Start of Block

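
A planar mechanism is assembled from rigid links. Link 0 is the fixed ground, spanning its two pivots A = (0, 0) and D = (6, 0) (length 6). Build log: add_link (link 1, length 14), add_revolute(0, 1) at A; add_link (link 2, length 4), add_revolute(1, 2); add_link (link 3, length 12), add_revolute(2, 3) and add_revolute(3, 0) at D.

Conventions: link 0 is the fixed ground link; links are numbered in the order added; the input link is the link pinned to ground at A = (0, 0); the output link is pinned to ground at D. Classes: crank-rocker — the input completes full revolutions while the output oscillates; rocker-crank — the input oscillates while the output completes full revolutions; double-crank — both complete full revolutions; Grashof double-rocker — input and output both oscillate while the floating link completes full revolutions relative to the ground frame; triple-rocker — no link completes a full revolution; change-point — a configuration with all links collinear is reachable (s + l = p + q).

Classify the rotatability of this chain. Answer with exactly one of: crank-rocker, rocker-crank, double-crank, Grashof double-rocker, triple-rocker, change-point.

lengths: ground=6, input=14, coupler=4, output=12
sorted: s=4 (shortest), l=14 (longest), p+q=18
s + l = 18 vs p + q = 18
s + l = p + q → change-point (collinear configuration reachable)

change-point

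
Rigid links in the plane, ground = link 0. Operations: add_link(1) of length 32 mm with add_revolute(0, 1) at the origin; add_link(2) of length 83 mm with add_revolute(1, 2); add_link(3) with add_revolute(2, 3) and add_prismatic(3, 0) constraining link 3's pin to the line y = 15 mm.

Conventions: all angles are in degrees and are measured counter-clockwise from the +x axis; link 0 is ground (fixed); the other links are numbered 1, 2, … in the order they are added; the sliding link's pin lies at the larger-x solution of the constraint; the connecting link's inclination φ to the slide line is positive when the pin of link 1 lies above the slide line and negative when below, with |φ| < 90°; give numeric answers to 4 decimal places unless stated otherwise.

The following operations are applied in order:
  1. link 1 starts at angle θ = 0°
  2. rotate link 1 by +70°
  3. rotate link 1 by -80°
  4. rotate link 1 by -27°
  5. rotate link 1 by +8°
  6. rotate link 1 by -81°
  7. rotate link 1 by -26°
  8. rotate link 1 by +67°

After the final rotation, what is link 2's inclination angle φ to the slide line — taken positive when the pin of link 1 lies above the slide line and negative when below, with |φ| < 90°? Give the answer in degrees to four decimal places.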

End of Block

## [AIM OF THE TASK]
The expected output is the lines from the one holding "3. rotate link 1 by -80°" through the last line of the data, exactly as they appear, with nothing before or after.

## [ANSWER FOR THE TASK]
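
  3. rotate link 1 by -80°
  4. rotate link 1 by -27°
  5. rotate link 1 by +8°
  6. rotate link 1 by -81°
  7. rotate link 1 by -26°
  8. rotate link 1 by +67°

After the final rotation, what is link 2's inclination angle φ to the slide line — taken positive when the pin of link 1 lies above the slide line and negative when below, with |φ| < 90°? Give the answer in degrees to four decimal places.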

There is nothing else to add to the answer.